=== PROBLEM STATEMENT ===
Your answer must be every line of the data below that holds the string "selectivity", copied exactly.

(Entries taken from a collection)
────────────────────

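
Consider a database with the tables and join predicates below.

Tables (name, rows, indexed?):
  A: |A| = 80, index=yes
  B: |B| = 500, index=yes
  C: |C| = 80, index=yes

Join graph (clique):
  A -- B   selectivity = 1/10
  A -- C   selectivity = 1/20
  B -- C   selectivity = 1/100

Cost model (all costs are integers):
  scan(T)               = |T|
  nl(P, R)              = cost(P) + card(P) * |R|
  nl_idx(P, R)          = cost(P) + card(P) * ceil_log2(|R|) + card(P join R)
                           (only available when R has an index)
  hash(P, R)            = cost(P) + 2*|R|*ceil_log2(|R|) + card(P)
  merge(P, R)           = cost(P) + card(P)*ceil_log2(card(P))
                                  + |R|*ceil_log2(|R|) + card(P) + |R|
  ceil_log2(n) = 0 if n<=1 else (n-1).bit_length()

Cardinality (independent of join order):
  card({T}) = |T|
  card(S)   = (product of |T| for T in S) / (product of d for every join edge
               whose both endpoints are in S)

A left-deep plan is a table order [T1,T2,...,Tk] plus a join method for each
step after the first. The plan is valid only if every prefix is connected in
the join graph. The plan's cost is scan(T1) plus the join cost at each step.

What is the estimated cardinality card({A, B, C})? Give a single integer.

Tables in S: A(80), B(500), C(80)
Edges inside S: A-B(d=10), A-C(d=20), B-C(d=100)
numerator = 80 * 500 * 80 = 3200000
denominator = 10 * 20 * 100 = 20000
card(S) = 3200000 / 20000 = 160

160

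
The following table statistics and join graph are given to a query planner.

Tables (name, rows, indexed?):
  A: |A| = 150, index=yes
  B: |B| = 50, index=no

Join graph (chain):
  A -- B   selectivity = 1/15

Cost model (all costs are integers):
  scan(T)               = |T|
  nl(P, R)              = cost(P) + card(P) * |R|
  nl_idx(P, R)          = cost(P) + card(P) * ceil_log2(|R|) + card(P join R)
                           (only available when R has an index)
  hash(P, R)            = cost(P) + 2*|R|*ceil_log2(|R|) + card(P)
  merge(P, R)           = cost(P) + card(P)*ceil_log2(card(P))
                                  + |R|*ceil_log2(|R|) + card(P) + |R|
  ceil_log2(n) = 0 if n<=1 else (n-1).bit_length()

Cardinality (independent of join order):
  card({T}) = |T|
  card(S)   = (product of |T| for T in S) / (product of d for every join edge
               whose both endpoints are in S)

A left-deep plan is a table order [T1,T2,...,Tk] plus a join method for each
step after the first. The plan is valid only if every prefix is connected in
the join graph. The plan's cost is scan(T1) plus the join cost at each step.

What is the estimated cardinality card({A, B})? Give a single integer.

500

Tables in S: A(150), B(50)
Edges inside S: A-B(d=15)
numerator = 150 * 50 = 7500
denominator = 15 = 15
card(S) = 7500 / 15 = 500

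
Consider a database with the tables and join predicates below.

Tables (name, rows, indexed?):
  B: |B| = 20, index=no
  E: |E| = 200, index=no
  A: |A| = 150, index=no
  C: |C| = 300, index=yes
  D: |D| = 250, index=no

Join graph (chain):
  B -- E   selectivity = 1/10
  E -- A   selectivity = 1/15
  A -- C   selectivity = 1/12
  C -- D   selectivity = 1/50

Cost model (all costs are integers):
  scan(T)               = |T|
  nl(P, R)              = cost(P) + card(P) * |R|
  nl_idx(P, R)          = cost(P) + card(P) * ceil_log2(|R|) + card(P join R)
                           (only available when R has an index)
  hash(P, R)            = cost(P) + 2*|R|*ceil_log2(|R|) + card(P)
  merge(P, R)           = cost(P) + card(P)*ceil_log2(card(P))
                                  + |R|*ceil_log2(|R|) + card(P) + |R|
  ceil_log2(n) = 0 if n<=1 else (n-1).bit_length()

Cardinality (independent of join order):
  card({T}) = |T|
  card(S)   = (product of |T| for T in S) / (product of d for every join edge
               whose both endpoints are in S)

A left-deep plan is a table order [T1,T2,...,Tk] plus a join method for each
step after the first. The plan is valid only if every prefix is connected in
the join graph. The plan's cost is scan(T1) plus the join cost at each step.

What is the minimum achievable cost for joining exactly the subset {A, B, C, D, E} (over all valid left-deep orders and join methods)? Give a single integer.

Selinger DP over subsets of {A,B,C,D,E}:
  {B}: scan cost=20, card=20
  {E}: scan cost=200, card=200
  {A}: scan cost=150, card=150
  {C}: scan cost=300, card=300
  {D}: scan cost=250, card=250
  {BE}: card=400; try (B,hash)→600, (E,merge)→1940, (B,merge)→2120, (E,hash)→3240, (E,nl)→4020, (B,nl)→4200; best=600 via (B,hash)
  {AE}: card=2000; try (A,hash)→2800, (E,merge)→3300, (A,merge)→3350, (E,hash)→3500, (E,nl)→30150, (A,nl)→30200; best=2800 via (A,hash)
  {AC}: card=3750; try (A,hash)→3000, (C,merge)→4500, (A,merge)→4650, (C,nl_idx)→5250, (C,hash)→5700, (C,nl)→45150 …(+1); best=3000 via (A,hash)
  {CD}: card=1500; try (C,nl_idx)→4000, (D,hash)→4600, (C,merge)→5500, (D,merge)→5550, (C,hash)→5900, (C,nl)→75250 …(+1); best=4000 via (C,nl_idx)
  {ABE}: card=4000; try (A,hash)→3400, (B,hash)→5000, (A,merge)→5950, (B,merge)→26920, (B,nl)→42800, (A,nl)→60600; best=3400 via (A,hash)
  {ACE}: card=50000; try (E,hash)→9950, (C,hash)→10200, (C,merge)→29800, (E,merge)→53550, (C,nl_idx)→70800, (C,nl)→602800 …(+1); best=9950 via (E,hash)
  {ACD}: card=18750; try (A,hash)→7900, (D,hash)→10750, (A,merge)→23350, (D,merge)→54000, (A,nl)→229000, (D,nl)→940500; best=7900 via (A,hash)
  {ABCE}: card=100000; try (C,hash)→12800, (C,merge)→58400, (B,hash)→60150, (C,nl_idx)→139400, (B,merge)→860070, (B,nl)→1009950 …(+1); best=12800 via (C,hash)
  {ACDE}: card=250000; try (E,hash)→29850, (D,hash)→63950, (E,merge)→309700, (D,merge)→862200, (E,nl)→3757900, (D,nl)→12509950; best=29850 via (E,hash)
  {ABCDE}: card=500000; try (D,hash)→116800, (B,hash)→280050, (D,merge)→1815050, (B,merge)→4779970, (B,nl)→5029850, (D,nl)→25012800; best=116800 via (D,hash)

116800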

────────────────────

=== RESULT FOR THIS EXERCISE ===
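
  A -- B   selectivity = 1/10
  A -- C   selectivity = 1/20
  B -- C   selectivity = 1/100
  A -- B   selectivity = 1/15
  B -- E   selectivity = 1/10
  E -- A   selectivity = 1/15
  A -- C   selectivity = 1/12
  C -- D   selectivity = 1/50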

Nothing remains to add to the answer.